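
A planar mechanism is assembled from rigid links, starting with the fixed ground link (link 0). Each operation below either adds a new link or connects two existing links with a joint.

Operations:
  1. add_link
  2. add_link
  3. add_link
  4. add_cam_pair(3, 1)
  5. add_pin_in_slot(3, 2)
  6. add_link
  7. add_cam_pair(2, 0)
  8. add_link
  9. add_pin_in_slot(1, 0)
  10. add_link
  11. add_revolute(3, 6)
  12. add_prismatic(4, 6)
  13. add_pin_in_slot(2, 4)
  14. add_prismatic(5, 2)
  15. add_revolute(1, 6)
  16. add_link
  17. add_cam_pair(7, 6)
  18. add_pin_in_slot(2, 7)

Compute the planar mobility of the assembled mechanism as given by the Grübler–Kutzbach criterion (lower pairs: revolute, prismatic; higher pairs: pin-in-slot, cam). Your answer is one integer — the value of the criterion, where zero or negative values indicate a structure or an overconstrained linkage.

M = 6

L=1 J1=0 J2=0
add link → L=2 J1=0 J2=0
add link → L=3 J1=0 J2=0
add link → L=4 J1=0 J2=0
C@3,1 dof=2 J2 → L=4 J1=0 J2=1
PS@3,2 dof=2 J2 → L=4 J1=0 J2=2
add link → L=5 J1=0 J2=2
C@2,0 dof=2 J2 → L=5 J1=0 J2=3
add link → L=6 J1=0 J2=3
PS@1,0 dof=2 J2 → L=6 J1=0 J2=4
add link → L=7 J1=0 J2=4
R@3,6 dof=1 J1 → L=7 J1=1 J2=4
P@4,6 dof=1 J1 → L=7 J1=2 J2=4
PS@2,4 dof=2 J2 → L=7 J1=2 J2=5
P@5,2 dof=1 J1 → L=7 J1=3 J2=5
R@1,6 dof=1 J1 → L=7 J1=4 J2=5
add link → L=8 J1=4 J2=5
C@7,6 dof=2 J2 → L=8 J1=4 J2=6
PS@2,7 dof=2 J2 → L=8 J1=4 J2=7
M=3(L−1)−2J1−J2=3·7−2·4−7=6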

# # # #

The records above should be transcribed in full, with no differences.

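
A planar mechanism is assembled from rigid links, starting with the fixed ground link (link 0). Each operation below either adds a new link or connects two existing links with a joint.

Operations:
  1. add_link
  2. add_link
  3. add_link
  4. add_cam_pair(3, 1)
  5. add_pin_in_slot(3, 2)
  6. add_link
  7. add_cam_pair(2, 0)
  8. add_link
  9. add_pin_in_slot(1, 0)
  10. add_link
  11. add_revolute(3, 6)
  12. add_prismatic(4, 6)
  13. add_pin_in_slot(2, 4)
  14. add_prismatic(5, 2)
  15. add_revolute(1, 6)
  16. add_link
  17. add_cam_pair(7, 6)
  18. add_pin_in_slot(2, 7)

Compute the planar mobility of the assembled mechanism as given by the Grübler–Kutzbach criterion (lower pairs: revolute, prismatic; higher pairs: pin-in-slot, cam). Your answer is one integer — the value of the criterion, where zero or negative values indicate a structure or an overconstrained linkage.

M = 6

L=1 J1=0 J2=0
add link → L=2 J1=0 J2=0
add link → L=3 J1=0 J2=0
add link → L=4 J1=0 J2=0
C@3,1 dof=2 J2 → L=4 J1=0 J2=1
PS@3,2 dof=2 J2 → L=4 J1=0 J2=2
add link → L=5 J1=0 J2=2
C@2,0 dof=2 J2 → L=5 J1=0 J2=3
add link → L=6 J1=0 J2=3
PS@1,0 dof=2 J2 → L=6 J1=0 J2=4
add link → L=7 J1=0 J2=4
R@3,6 dof=1 J1 → L=7 J1=1 J2=4
P@4,6 dof=1 J1 → L=7 J1=2 J2=4
PS@2,4 dof=2 J2 → L=7 J1=2 J2=5
P@5,2 dof=1 J1 → L=7 J1=3 J2=5
R@1,6 dof=1 J1 → L=7 J1=4 J2=5
add link → L=8 J1=4 J2=5
C@7,6 dof=2 J2 → L=8 J1=4 J2=6
PS@2,7 dof=2 J2 → L=8 J1=4 J2=7
M=3(L−1)−2J1−J2=3·7−2·4−7=6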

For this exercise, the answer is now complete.